**Task statement**
Copy the records below without altering a single word.

***** Data records

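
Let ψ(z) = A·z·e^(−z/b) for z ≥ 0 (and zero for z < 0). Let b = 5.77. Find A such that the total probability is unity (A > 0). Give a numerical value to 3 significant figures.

A ≈ 0.144

Require ∫ |ψ|² dz = 1 over the whole domain.
∫|ψ|² dz = A²·(b^3/4).
Plugging in b = 5.77 yields A = 0.1443.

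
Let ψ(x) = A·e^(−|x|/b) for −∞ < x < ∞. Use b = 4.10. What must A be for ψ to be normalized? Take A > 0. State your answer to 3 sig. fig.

A ≈ 0.494

We need A² ∫|f|² dx = 1, taking the integral from −∞ to ∞.
Recall ∫₀^∞ x^m e^(−x/β) dx = m!·β^(m+1), with ψ = A·e^(−|x|/b), the integral evaluates to A²·[b].
Setting this equal to 1 gives A² = 1/(b).
With b = 4.10: A² = 0.2439 and A = 0.4939.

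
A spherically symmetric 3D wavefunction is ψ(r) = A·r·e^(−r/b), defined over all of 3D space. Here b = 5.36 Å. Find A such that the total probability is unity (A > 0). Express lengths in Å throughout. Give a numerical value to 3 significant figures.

A ≈ 0.00490 Å^(-5/2)

We need A² ∫|f|² 4πr² dr = 1, taking the integral from 0 to ∞.
In 3D with spherical symmetry the volume element is 4πr² dr.
Recall ∫₀^∞ r^m e^(−r/β) dr = m!·β^(m+1), with ψ = A·r·e^(−r/b), the integral evaluates to A²·[3·π·b^5].
Setting this equal to 1 gives A² = 1/(3·π·b^5).
Substituting b = 5.36 gives A² = 0.00002398, so A = 0.004897.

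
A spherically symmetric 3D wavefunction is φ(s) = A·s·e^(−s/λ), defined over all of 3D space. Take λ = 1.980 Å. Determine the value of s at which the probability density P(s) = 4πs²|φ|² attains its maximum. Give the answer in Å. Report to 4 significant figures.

The maximum of P(s) = 4πs²|φ|² occurs where its derivative vanishes.
Solving yields s = 2·λ.
With λ = 1.980, the most probable radial distance is 3.9600 Å.

s ≈ 3.960 Å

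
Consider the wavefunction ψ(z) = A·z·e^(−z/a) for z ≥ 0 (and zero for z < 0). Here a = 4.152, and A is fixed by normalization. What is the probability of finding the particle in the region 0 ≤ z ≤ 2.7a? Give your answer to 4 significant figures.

P ≈ 0.9052

P = ∫_{0}^{2.7a} |ψ(z)|² dz.
With A² fixed by ∫|ψ|² = 1, i.e. A² = (a^3/4)^(−1), substitute and integrate.
In terms of u = z/a (A² and the length scale cancel between numerator and denominator), P = [∫_{0}^{2.7} u^2·e^(-2·u) du] / [∫_{0}^{∞} u^2·e^(-2·u) du].
Using ∫ u^2·e^(-2·u) du = -(2·u^2 + 2·u + 1)·e^(-2·u)/4, the numerator is 1/4 - 1049·e^(-27/5)/200 and the denominator is 1/4.
Taking the ratio, P = 0.90524.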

**********

**Answer space**
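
Let ψ(z) = A·z·e^(−z/b) for z ≥ 0 (and zero for z < 0). Let b = 5.77. Find A such that the total probability is unity (A > 0). Give a numerical value to 3 significant figures.

A ≈ 0.144

Require ∫ |ψ|² dz = 1 over the whole domain.
∫|ψ|² dz = A²·(b^3/4).
Plugging in b = 5.77 yields A = 0.1443.

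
Let ψ(x) = A·e^(−|x|/b) for −∞ < x < ∞. Use b = 4.10. What must A be for ψ to be normalized? Take A > 0. State your answer to 3 sig. fig.

A ≈ 0.494

We need A² ∫|f|² dx = 1, taking the integral from −∞ to ∞.
Recall ∫₀^∞ x^m e^(−x/β) dx = m!·β^(m+1), with ψ = A·e^(−|x|/b), the integral evaluates to A²·[b].
Setting this equal to 1 gives A² = 1/(b).
With b = 4.10: A² = 0.2439 and A = 0.4939.

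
A spherically symmetric 3D wavefunction is ψ(r) = A·r·e^(−r/b), defined over all of 3D space. Here b = 5.36 Å. Find A such that the total probability is unity (A > 0). Express lengths in Å throughout. Give a numerical value to 3 significant figures.

A ≈ 0.00490 Å^(-5/2)

We need A² ∫|f|² 4πr² dr = 1, taking the integral from 0 to ∞.
In 3D with spherical symmetry the volume element is 4πr² dr.
Recall ∫₀^∞ r^m e^(−r/β) dr = m!·β^(m+1), with ψ = A·r·e^(−r/b), the integral evaluates to A²·[3·π·b^5].
Setting this equal to 1 gives A² = 1/(3·π·b^5).
Substituting b = 5.36 gives A² = 0.00002398, so A = 0.004897.

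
A spherically symmetric 3D wavefunction is φ(s) = A·s·e^(−s/λ), defined over all of 3D space. Take λ = 1.980 Å. Determine the value of s at which the probability density P(s) = 4πs²|φ|² attains its maximum. Give the answer in Å. Report to 4 significant figures.

The maximum of P(s) = 4πs²|φ|² occurs where its derivative vanishes.
Solving yields s = 2·λ.
With λ = 1.980, the most probable radial distance is 3.9600 Å.

s ≈ 3.960 Å

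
Consider the wavefunction ψ(z) = A·z·e^(−z/a) for z ≥ 0 (and zero for z < 0). Here a = 4.152, and A is fixed by normalization. What is the probability of finding the particle in the region 0 ≤ z ≤ 2.7a? Give your answer to 4 significant figures.

P ≈ 0.9052

P = ∫_{0}^{2.7a} |ψ(z)|² dz.
With A² fixed by ∫|ψ|² = 1, i.e. A² = (a^3/4)^(−1), substitute and integrate.
In terms of u = z/a (A² and the length scale cancel between numerator and denominator), P = [∫_{0}^{2.7} u^2·e^(-2·u) du] / [∫_{0}^{∞} u^2·e^(-2·u) du].
Using ∫ u^2·e^(-2·u) du = -(2·u^2 + 2·u + 1)·e^(-2·u)/4, the numerator is 1/4 - 1049·e^(-27/5)/200 and the denominator is 1/4.
Taking the ratio, P = 0.90524.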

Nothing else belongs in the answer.